Stored items:
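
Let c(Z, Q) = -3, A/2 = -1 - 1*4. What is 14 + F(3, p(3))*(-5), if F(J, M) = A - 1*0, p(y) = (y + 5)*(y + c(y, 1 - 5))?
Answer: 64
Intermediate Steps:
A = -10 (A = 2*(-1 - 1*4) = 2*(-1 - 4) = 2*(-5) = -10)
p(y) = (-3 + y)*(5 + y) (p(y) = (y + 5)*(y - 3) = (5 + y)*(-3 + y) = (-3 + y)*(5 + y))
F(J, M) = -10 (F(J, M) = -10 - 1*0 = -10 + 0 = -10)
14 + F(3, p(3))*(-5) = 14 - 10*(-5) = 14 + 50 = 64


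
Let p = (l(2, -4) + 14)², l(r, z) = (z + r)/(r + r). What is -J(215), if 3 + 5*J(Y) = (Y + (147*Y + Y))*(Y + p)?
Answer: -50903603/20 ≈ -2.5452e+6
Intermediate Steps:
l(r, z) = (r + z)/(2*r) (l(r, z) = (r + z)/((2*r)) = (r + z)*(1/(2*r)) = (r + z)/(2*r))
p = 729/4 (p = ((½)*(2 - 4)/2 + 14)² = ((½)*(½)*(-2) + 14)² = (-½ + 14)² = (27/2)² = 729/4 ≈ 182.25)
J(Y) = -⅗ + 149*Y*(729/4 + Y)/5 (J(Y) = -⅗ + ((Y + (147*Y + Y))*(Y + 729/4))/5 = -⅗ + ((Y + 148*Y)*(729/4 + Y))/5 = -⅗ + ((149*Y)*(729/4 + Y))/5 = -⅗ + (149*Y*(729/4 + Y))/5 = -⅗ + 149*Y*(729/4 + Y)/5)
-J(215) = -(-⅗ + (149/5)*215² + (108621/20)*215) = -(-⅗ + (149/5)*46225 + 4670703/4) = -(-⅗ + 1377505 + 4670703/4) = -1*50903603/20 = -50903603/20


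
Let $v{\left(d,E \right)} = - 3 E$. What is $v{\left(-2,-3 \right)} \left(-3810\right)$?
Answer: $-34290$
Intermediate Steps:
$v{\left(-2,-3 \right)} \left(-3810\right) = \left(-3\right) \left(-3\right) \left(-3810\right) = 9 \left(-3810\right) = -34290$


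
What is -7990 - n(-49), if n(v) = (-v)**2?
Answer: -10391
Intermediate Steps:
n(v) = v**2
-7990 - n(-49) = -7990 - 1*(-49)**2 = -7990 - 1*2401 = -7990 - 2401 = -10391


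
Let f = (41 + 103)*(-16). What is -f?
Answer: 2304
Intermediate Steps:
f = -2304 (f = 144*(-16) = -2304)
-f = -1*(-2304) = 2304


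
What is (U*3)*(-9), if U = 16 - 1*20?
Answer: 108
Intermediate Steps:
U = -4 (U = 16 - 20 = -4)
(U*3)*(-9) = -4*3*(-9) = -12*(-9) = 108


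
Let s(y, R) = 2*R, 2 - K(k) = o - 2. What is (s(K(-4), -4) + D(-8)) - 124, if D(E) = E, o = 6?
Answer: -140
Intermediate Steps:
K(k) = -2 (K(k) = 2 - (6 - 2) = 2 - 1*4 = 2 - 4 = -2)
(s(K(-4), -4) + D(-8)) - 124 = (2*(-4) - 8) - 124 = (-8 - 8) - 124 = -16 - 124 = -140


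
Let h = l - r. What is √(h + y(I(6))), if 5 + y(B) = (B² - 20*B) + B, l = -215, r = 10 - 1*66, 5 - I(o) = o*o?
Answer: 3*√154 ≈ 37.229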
...
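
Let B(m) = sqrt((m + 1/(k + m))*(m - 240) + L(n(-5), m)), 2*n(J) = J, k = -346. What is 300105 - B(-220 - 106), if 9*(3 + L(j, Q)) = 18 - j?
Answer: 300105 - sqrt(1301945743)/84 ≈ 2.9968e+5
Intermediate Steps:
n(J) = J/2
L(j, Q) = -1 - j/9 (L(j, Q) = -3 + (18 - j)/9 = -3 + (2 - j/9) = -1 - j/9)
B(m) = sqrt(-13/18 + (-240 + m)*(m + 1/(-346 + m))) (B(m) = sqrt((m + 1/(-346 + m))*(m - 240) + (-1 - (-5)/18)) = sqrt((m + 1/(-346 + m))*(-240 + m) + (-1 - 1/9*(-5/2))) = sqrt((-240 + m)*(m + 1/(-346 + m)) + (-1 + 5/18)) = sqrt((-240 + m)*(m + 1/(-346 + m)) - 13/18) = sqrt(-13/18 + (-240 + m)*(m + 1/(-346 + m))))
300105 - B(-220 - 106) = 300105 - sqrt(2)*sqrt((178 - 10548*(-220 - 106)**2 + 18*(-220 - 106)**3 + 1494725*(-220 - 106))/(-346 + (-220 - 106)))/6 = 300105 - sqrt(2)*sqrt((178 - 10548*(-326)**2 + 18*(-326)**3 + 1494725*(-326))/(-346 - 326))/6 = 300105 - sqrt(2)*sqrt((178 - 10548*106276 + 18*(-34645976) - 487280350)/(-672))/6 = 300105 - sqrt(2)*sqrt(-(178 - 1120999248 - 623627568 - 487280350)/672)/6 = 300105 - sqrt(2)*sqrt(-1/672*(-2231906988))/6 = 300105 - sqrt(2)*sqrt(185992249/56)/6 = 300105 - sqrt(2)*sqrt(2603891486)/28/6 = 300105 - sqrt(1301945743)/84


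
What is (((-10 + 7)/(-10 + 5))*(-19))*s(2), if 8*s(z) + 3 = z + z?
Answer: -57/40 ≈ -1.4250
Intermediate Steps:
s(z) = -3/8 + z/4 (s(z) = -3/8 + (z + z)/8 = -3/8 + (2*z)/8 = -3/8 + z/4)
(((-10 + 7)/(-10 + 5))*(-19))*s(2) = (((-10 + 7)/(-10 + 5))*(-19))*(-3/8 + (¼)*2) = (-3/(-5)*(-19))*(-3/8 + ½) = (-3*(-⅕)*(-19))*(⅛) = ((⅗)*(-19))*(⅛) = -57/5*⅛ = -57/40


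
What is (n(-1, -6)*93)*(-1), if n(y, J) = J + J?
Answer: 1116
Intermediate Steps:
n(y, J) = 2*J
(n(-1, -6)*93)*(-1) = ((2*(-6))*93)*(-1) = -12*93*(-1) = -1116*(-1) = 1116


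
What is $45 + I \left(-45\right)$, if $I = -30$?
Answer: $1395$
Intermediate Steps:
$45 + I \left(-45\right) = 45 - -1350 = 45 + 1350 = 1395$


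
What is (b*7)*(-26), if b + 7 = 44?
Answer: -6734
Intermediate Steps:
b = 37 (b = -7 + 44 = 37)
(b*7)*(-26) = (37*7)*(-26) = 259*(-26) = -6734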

Task item: Could you set down, exactly as written, the lines above between the one holding "Let h = l - r." and the one holding "Answer: 3*√154 ≈ 37.229", inclusive, and nothing more?

Answer box:
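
Let h = l - r. What is √(h + y(I(6))), if 5 + y(B) = (B² - 20*B) + B, l = -215, r = 10 - 1*66, 5 - I(o) = o*o?
Answer: 3*√154 ≈ 37.229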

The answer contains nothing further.